=== WHAT NEEDS TO BE DONE ===
Transcribe the records from the line containing "Let F(N, O)" onward, up to and including the final line, exactly and without anything else.
====
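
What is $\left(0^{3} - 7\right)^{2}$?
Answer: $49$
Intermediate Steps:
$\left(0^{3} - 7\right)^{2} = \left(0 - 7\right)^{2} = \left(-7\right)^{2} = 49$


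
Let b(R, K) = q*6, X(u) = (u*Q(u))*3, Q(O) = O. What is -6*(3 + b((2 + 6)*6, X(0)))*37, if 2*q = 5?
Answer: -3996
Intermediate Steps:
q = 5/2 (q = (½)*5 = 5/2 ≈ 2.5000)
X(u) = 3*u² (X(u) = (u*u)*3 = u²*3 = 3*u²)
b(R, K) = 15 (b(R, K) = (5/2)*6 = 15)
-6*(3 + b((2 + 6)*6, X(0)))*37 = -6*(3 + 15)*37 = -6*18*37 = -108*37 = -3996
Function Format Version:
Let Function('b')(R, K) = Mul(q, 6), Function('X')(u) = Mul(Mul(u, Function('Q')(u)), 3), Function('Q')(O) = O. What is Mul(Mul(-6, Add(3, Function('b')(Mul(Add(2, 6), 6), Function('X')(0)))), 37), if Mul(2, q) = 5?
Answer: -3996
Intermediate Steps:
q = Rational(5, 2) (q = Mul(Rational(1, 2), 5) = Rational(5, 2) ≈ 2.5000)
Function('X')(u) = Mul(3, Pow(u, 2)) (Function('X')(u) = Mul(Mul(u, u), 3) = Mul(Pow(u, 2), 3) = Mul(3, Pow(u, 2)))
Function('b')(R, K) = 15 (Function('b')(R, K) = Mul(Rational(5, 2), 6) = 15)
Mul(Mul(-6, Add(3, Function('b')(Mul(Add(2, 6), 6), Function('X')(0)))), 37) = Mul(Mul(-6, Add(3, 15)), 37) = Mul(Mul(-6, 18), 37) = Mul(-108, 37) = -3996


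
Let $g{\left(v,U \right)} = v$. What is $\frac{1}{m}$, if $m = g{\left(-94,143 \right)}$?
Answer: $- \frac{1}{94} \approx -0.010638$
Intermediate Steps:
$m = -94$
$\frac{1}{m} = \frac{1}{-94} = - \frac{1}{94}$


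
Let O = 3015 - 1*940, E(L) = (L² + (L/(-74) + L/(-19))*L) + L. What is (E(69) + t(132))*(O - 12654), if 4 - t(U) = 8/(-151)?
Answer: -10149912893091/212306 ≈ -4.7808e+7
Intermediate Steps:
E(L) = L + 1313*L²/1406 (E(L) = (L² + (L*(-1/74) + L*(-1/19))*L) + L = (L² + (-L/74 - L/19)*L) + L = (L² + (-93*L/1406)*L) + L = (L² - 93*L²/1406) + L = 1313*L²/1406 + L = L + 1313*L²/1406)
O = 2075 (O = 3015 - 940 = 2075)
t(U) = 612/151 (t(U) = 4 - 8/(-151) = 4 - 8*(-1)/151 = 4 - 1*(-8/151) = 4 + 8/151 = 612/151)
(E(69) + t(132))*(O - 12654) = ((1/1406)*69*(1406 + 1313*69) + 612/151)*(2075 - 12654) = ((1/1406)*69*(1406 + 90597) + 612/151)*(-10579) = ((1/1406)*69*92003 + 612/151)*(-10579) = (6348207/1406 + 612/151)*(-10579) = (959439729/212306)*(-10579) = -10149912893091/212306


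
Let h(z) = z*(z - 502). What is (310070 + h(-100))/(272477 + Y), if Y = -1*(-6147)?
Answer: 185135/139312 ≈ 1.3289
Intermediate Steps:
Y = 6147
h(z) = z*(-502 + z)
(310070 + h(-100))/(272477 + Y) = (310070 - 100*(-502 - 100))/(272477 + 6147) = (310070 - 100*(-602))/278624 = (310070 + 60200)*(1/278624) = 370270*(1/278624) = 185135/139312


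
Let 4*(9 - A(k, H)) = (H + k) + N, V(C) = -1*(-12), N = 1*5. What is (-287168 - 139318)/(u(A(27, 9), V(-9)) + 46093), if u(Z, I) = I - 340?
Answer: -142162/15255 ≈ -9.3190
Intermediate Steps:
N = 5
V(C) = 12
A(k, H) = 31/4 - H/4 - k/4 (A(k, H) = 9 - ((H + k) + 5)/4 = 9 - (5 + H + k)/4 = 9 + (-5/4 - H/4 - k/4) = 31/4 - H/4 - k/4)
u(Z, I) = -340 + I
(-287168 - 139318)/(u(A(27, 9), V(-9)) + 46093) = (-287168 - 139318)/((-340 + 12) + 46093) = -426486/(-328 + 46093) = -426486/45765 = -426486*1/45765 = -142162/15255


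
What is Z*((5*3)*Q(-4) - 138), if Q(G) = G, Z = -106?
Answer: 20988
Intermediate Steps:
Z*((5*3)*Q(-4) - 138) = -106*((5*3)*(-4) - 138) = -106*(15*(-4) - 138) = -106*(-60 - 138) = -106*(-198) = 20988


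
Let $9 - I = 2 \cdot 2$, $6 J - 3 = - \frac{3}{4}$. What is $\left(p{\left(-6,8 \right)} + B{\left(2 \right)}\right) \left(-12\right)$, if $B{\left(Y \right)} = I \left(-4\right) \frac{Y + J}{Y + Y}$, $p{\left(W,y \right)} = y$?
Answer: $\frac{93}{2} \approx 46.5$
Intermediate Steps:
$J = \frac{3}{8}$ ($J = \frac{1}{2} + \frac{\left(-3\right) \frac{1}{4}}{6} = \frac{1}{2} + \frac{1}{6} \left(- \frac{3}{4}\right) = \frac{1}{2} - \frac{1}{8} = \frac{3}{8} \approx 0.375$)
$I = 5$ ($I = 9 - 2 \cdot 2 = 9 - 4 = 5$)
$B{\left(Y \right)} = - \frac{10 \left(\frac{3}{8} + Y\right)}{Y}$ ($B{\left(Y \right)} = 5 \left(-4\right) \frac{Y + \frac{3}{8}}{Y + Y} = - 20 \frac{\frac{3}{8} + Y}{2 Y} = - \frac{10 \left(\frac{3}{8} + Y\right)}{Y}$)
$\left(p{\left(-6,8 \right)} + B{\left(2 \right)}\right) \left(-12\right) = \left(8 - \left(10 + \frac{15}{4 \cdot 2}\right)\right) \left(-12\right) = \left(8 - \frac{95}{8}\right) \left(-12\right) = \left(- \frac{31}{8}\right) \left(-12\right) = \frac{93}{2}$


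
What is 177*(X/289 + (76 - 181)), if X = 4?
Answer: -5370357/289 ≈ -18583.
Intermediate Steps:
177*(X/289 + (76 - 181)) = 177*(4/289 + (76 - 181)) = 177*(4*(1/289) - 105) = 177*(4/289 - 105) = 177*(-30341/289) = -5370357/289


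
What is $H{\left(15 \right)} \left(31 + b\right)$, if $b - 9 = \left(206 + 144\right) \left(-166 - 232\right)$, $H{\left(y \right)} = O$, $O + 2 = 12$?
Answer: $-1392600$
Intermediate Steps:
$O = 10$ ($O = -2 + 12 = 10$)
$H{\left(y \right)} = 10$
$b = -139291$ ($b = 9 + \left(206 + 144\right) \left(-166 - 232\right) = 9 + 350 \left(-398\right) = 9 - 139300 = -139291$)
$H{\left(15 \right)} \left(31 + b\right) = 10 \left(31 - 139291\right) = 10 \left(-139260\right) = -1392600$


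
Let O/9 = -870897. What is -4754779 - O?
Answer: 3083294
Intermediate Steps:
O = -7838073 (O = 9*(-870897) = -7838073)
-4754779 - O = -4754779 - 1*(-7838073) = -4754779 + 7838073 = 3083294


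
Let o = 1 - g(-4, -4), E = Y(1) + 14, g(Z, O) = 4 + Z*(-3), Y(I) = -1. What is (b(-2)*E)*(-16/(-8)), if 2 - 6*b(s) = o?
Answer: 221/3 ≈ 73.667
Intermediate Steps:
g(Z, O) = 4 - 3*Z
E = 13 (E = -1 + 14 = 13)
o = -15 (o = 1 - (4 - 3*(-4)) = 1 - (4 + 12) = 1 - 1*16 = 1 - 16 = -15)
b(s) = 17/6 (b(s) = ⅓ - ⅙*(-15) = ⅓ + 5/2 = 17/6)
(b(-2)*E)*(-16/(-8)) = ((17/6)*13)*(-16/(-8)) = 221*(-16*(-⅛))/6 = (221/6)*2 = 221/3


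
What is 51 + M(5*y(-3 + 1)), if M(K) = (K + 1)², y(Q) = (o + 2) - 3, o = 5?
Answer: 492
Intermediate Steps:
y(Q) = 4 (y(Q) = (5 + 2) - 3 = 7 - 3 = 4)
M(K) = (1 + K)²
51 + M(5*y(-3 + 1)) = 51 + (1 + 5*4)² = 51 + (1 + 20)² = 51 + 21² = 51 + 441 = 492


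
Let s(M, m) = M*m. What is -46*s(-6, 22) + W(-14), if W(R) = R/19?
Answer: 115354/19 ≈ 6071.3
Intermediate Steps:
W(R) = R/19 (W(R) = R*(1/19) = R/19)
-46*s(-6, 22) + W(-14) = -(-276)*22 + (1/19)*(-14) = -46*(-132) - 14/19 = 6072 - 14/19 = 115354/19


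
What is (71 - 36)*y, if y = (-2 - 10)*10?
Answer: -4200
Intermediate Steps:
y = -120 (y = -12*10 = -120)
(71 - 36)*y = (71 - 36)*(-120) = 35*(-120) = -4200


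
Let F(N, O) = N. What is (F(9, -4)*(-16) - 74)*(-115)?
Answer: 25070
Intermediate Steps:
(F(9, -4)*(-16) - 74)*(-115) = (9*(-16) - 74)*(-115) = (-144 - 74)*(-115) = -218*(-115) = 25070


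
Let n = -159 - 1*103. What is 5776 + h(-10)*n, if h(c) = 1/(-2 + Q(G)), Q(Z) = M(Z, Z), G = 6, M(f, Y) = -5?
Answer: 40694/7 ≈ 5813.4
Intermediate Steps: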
====
=== OUTPUT OF THE EXERCISE ===
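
Let F(N, O) = N. What is (F(9, -4)*(-16) - 74)*(-115)?
Answer: 25070
Intermediate Steps:
(F(9, -4)*(-16) - 74)*(-115) = (9*(-16) - 74)*(-115) = (-144 - 74)*(-115) = -218*(-115) = 25070


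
Let n = -159 - 1*103. What is 5776 + h(-10)*n, if h(c) = 1/(-2 + Q(G)), Q(Z) = M(Z, Z), G = 6, M(f, Y) = -5?
Answer: 40694/7 ≈ 5813.4
Intermediate Steps: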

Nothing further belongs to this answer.